TASK PROMPT: Word for word, restate the line containing "to the point (6, 3)." and all the lines that come after it in the entries below. Include nothing from before it.

::: SUPPLIED MATERIAL

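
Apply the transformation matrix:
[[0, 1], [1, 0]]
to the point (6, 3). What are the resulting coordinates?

Matrix multiplication:
[[0, 1], [1, 0]] × [6, 3]ᵀ
= [(0)(6) + (1)(3), (1)(6) + (0)(3)]ᵀ
= [3, 6]ᵀ
Result: (3, 6)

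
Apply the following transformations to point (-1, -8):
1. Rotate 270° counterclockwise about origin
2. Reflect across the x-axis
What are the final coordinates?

Step 1: Rotate 270° → (-8, 1)
Step 2: Reflect across x-axis → (-8, -1)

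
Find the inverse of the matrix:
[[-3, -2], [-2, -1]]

For [[a,b],[c,d]], inverse = (1/det)·[[d,-b],[-c,a]]
det = (-3)(-1) - (-2)(-2) = 3 - 4 = -1
Inverse = (1/-1)·[[-1, 2], [2, -3]]
= [[1, -2], [-2, 3]]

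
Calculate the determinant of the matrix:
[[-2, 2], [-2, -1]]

For a 2×2 matrix [[a, b], [c, d]], det = ad - bc
det = (-2)(-1) - (2)(-2) = 2 - -4 = 6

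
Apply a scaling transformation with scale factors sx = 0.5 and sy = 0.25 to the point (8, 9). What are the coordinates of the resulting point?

Scaling matrix:
[[0.50, 0], [0, 0.25]]
Result: (8 × 0.5, 9 × 0.25) = (4, 2.25)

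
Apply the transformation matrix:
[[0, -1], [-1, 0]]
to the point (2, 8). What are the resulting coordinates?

Matrix multiplication:
[[0, -1], [-1, 0]] × [2, 8]ᵀ
= [(0)(2) + (-1)(8), (-1)(2) + (0)(8)]ᵀ
= [-8, -2]ᵀ
Result: (-8, -2)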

::::::

EXERCISE OUTPUT:
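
to the point (6, 3). What are the resulting coordinates?

Matrix multiplication:
[[0, 1], [1, 0]] × [6, 3]ᵀ
= [(0)(6) + (1)(3), (1)(6) + (0)(3)]ᵀ
= [3, 6]ᵀ
Result: (3, 6)

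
Apply the following transformations to point (-1, -8):
1. Rotate 270° counterclockwise about origin
2. Reflect across the x-axis
What are the final coordinates?

Step 1: Rotate 270° → (-8, 1)
Step 2: Reflect across x-axis → (-8, -1)

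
Find the inverse of the matrix:
[[-3, -2], [-2, -1]]

For [[a,b],[c,d]], inverse = (1/det)·[[d,-b],[-c,a]]
det = (-3)(-1) - (-2)(-2) = 3 - 4 = -1
Inverse = (1/-1)·[[-1, 2], [2, -3]]
= [[1, -2], [-2, 3]]

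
Calculate the determinant of the matrix:
[[-2, 2], [-2, -1]]

For a 2×2 matrix [[a, b], [c, d]], det = ad - bc
det = (-2)(-1) - (2)(-2) = 2 - -4 = 6

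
Apply a scaling transformation with scale factors sx = 0.5 and sy = 0.25 to the point (8, 9). What are the coordinates of the resulting point?

Scaling matrix:
[[0.50, 0], [0, 0.25]]
Result: (8 × 0.5, 9 × 0.25) = (4, 2.25)

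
Apply the transformation matrix:
[[0, -1], [-1, 0]]
to the point (2, 8). What are the resulting coordinates?

Matrix multiplication:
[[0, -1], [-1, 0]] × [2, 8]ᵀ
= [(0)(2) + (-1)(8), (-1)(2) + (0)(8)]ᵀ
= [-8, -2]ᵀ
Result: (-8, -2)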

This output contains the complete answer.